**ASSIGNMENT**
Of the entries below, return exactly those lines that fall between the one containing "Answer: -305" and the one containing "Answer: -165", the two end lines included.

**SOURCE INFORMATION**
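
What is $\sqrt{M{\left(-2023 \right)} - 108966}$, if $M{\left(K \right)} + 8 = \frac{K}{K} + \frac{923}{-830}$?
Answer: $\frac{i \sqrt{75072265790}}{830} \approx 330.11 i$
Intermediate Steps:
$M{\left(K \right)} = - \frac{6733}{830}$ ($M{\left(K \right)} = -8 + \left(\frac{K}{K} + \frac{923}{-830}\right) = -8 + \left(1 + 923 \left(- \frac{1}{830}\right)\right) = -8 + \left(1 - \frac{923}{830}\right) = -8 - \frac{93}{830} = - \frac{6733}{830}$)
$\sqrt{M{\left(-2023 \right)} - 108966} = \sqrt{- \frac{6733}{830} - 108966} = \sqrt{- \frac{90448513}{830}} = \frac{i \sqrt{75072265790}}{830}$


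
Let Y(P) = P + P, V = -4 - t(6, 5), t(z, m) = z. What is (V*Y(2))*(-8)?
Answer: 320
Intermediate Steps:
V = -10 (V = -4 - 1*6 = -4 - 6 = -10)
Y(P) = 2*P
(V*Y(2))*(-8) = -20*2*(-8) = -10*4*(-8) = -40*(-8) = 320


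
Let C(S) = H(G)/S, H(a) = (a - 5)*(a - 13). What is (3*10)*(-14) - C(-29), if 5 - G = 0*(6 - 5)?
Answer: -420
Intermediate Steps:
G = 5 (G = 5 - 0*(6 - 5) = 5 - 0 = 5 - 1*0 = 5 + 0 = 5)
H(a) = (-13 + a)*(-5 + a) (H(a) = (-5 + a)*(-13 + a) = (-13 + a)*(-5 + a))
C(S) = 0 (C(S) = (65 + 5² - 18*5)/S = (65 + 25 - 90)/S = 0/S = 0)
(3*10)*(-14) - C(-29) = (3*10)*(-14) - 1*0 = 30*(-14) + 0 = -420 + 0 = -420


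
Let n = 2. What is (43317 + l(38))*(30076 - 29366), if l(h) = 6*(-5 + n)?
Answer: 30742290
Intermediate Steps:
l(h) = -18 (l(h) = 6*(-5 + 2) = 6*(-3) = -18)
(43317 + l(38))*(30076 - 29366) = (43317 - 18)*(30076 - 29366) = 43299*710 = 30742290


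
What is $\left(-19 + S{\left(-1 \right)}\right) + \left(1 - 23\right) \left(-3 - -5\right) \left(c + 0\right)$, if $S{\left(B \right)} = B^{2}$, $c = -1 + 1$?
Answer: $-18$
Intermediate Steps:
$c = 0$
$\left(-19 + S{\left(-1 \right)}\right) + \left(1 - 23\right) \left(-3 - -5\right) \left(c + 0\right) = \left(-19 + \left(-1\right)^{2}\right) + \left(1 - 23\right) \left(-3 - -5\right) \left(0 + 0\right) = \left(-19 + 1\right) - 22 \left(-3 + 5\right) 0 = -18 - 22 \cdot 2 \cdot 0 = -18 - 0 = -18 + 0 = -18$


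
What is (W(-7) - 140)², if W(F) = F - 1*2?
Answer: 22201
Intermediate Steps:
W(F) = -2 + F (W(F) = F - 2 = -2 + F)
(W(-7) - 140)² = ((-2 - 7) - 140)² = (-9 - 140)² = (-149)² = 22201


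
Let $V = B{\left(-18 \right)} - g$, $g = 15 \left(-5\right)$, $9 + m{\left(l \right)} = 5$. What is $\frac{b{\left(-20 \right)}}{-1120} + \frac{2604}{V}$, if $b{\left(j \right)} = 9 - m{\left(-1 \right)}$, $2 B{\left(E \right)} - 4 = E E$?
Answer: $\frac{2913373}{267680} \approx 10.884$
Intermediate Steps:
$B{\left(E \right)} = 2 + \frac{E^{2}}{2}$ ($B{\left(E \right)} = 2 + \frac{E E}{2} = 2 + \frac{E^{2}}{2}$)
$m{\left(l \right)} = -4$ ($m{\left(l \right)} = -9 + 5 = -4$)
$g = -75$
$V = 239$ ($V = \left(2 + \frac{\left(-18\right)^{2}}{2}\right) - -75 = \left(2 + \frac{1}{2} \cdot 324\right) + 75 = \left(2 + 162\right) + 75 = 164 + 75 = 239$)
$b{\left(j \right)} = 13$ ($b{\left(j \right)} = 9 - -4 = 9 + 4 = 13$)
$\frac{b{\left(-20 \right)}}{-1120} + \frac{2604}{V} = \frac{13}{-1120} + \frac{2604}{239} = 13 \left(- \frac{1}{1120}\right) + 2604 \cdot \frac{1}{239} = - \frac{13}{1120} + \frac{2604}{239} = \frac{2913373}{267680}$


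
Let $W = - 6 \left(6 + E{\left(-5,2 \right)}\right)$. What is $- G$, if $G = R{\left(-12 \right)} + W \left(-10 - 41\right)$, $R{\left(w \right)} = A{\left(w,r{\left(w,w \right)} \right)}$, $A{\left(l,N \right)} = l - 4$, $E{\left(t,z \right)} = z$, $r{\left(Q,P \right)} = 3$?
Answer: $-2432$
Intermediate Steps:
$A{\left(l,N \right)} = -4 + l$
$R{\left(w \right)} = -4 + w$
$W = -48$ ($W = - 6 \left(6 + 2\right) = \left(-6\right) 8 = -48$)
$G = 2432$ ($G = \left(-4 - 12\right) - 48 \left(-10 - 41\right) = -16 - -2448 = -16 + 2448 = 2432$)
$- G = \left(-1\right) 2432 = -2432$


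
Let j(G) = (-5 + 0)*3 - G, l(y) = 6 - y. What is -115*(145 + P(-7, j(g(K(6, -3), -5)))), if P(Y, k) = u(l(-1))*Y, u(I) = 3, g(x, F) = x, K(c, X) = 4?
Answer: -14260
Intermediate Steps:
j(G) = -15 - G (j(G) = -5*3 - G = -15 - G)
P(Y, k) = 3*Y
-115*(145 + P(-7, j(g(K(6, -3), -5)))) = -115*(145 + 3*(-7)) = -115*(145 - 21) = -115*124 = -14260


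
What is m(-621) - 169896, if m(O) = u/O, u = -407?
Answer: -105505009/621 ≈ -1.6990e+5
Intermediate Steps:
m(O) = -407/O
m(-621) - 169896 = -407/(-621) - 169896 = -407*(-1/621) - 169896 = 407/621 - 169896 = -105505009/621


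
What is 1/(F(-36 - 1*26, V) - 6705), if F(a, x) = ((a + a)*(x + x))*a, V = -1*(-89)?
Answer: 1/1361759 ≈ 7.3434e-7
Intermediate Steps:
V = 89
F(a, x) = 4*x*a**2 (F(a, x) = ((2*a)*(2*x))*a = (4*a*x)*a = 4*x*a**2)
1/(F(-36 - 1*26, V) - 6705) = 1/(4*89*(-36 - 1*26)**2 - 6705) = 1/(4*89*(-36 - 26)**2 - 6705) = 1/(4*89*(-62)**2 - 6705) = 1/(4*89*3844 - 6705) = 1/(1368464 - 6705) = 1/1361759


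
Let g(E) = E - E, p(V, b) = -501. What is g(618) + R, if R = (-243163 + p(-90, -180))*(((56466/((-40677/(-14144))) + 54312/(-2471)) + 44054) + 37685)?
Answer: -1298915119208752/52597 ≈ -2.4696e+10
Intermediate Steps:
g(E) = 0
R = -1298915119208752/52597 (R = (-243163 - 501)*(((56466/((-40677/(-14144))) + 54312/(-2471)) + 44054) + 37685) = -243664*(((56466/((-40677*(-1/14144))) + 54312*(-1/2471)) + 44054) + 37685) = -243664*(((56466/(3129/1088) - 54312/2471) + 44054) + 37685) = -243664*(((56466*(1088/3129) - 54312/2471) + 44054) + 37685) = -243664*(((20478336/1043 - 54312/2471) + 44054) + 37685) = -243664*((1031537160/52597 + 44054) + 37685) = -243664*(3348645398/52597 + 37685) = -243664*5330763343/52597 = -1298915119208752/52597 ≈ -2.4696e+10)
g(618) + R = 0 - 1298915119208752/52597 = -1298915119208752/52597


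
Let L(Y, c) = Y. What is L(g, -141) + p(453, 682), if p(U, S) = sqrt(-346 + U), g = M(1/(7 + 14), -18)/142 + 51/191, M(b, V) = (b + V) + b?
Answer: 40133/284781 + sqrt(107) ≈ 10.485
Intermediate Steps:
M(b, V) = V + 2*b (M(b, V) = (V + b) + b = V + 2*b)
g = 40133/284781 (g = (-18 + 2/(7 + 14))/142 + 51/191 = (-18 + 2/21)*(1/142) + 51*(1/191) = (-18 + 2*(1/21))*(1/142) + 51/191 = (-18 + 2/21)*(1/142) + 51/191 = -376/21*1/142 + 51/191 = -188/1491 + 51/191 = 40133/284781 ≈ 0.14093)
L(g, -141) + p(453, 682) = 40133/284781 + sqrt(-346 + 453) = 40133/284781 + sqrt(107)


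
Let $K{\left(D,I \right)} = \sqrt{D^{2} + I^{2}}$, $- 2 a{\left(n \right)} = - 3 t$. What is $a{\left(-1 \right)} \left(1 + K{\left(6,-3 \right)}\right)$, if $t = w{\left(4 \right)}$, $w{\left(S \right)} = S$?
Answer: $6 + 18 \sqrt{5} \approx 46.249$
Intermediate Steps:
$t = 4$
$a{\left(n \right)} = 6$ ($a{\left(n \right)} = - \frac{\left(-3\right) 4}{2} = \left(- \frac{1}{2}\right) \left(-12\right) = 6$)
$a{\left(-1 \right)} \left(1 + K{\left(6,-3 \right)}\right) = 6 \left(1 + \sqrt{6^{2} + \left(-3\right)^{2}}\right) = 6 \left(1 + \sqrt{36 + 9}\right) = 6 \left(1 + \sqrt{45}\right) = 6 \left(1 + 3 \sqrt{5}\right) = 6 + 18 \sqrt{5}$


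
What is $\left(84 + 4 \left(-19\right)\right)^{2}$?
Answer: $64$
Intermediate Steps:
$\left(84 + 4 \left(-19\right)\right)^{2} = \left(84 - 76\right)^{2} = 8^{2} = 64$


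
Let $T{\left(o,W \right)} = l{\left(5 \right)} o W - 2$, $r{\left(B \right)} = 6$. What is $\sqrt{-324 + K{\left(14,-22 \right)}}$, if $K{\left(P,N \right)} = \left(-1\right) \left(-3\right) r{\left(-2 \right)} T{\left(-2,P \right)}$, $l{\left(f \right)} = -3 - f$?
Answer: $6 \sqrt{102} \approx 60.597$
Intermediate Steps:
$T{\left(o,W \right)} = -2 - 8 W o$ ($T{\left(o,W \right)} = \left(-3 - 5\right) o W - 2 = - 8 o W - 2 = - 8 W o - 2 = -2 - 8 W o$)
$K{\left(P,N \right)} = -36 + 288 P$ ($K{\left(P,N \right)} = \left(-1\right) \left(-3\right) 6 \left(-2 - 8 P \left(-2\right)\right) = 3 \cdot 6 \left(-2 + 16 P\right) = 18 \left(-2 + 16 P\right) = -36 + 288 P$)
$\sqrt{-324 + K{\left(14,-22 \right)}} = \sqrt{-324 + \left(-36 + 288 \cdot 14\right)} = \sqrt{-324 + \left(-36 + 4032\right)} = \sqrt{-324 + 3996} = \sqrt{3672} = 6 \sqrt{102}$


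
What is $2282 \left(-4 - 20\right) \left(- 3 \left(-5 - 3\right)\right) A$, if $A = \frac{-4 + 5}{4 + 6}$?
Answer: $- \frac{657216}{5} \approx -1.3144 \cdot 10^{5}$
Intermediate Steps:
$A = \frac{1}{10}$ ($A = 1 \cdot \frac{1}{10} = \frac{1}{10} \approx 0.1$)
$2282 \left(-4 - 20\right) \left(- 3 \left(-5 - 3\right)\right) A = 2282 \left(-4 - 20\right) \left(- 3 \left(-5 - 3\right)\right) \frac{1}{10} = 2282 \left(-4 - 20\right) \left(\left(-3\right) \left(-8\right)\right) \frac{1}{10} = 2282 \left(-24\right) 24 \cdot \frac{1}{10} = 2282 \left(\left(-576\right) \frac{1}{10}\right) = 2282 \left(- \frac{288}{5}\right) = - \frac{657216}{5}$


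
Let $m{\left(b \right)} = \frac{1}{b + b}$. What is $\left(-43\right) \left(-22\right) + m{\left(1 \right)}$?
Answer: $\frac{1893}{2} \approx 946.5$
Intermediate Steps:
$m{\left(b \right)} = \frac{1}{2 b}$
$\left(-43\right) \left(-22\right) + m{\left(1 \right)} = \left(-43\right) \left(-22\right) + \frac{1}{2 \cdot 1} = 946 + \frac{1}{2} \cdot 1 = 946 + \frac{1}{2} = \frac{1893}{2}$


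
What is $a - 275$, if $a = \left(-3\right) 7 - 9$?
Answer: $-305$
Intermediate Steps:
$a = -30$ ($a = -21 - 9 = -30$)
$a - 275 = -30 - 275 = -305$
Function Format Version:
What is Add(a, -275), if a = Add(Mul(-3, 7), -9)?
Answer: -305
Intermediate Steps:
a = -30 (a = Add(-21, -9) = -30)
Add(a, -275) = Add(-30, -275) = -305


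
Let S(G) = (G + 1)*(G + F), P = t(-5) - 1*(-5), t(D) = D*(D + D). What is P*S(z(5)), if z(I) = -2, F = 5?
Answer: -165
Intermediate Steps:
t(D) = 2*D**2 (t(D) = D*(2*D) = 2*D**2)
P = 55 (P = 2*(-5)**2 - 1*(-5) = 2*25 + 5 = 50 + 5 = 55)
S(G) = (1 + G)*(5 + G) (S(G) = (G + 1)*(G + 5) = (1 + G)*(5 + G))
P*S(z(5)) = 55*(5 + (-2)**2 + 6*(-2)) = 55*(5 + 4 - 12) = 55*(-3) = -165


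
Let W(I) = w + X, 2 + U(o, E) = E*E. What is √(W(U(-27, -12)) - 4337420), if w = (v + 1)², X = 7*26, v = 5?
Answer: I*√4337202 ≈ 2082.6*I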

**PROBLEM SOLUTION**
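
Answer: -305
Intermediate Steps:
a = -30 (a = Add(-21, -9) = -30)
Add(a, -275) = Add(-30, -275) = -305


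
Let S(G) = (G + 1)*(G + F), P = t(-5) - 1*(-5), t(D) = D*(D + D). What is P*S(z(5)), if z(I) = -2, F = 5?
Answer: -165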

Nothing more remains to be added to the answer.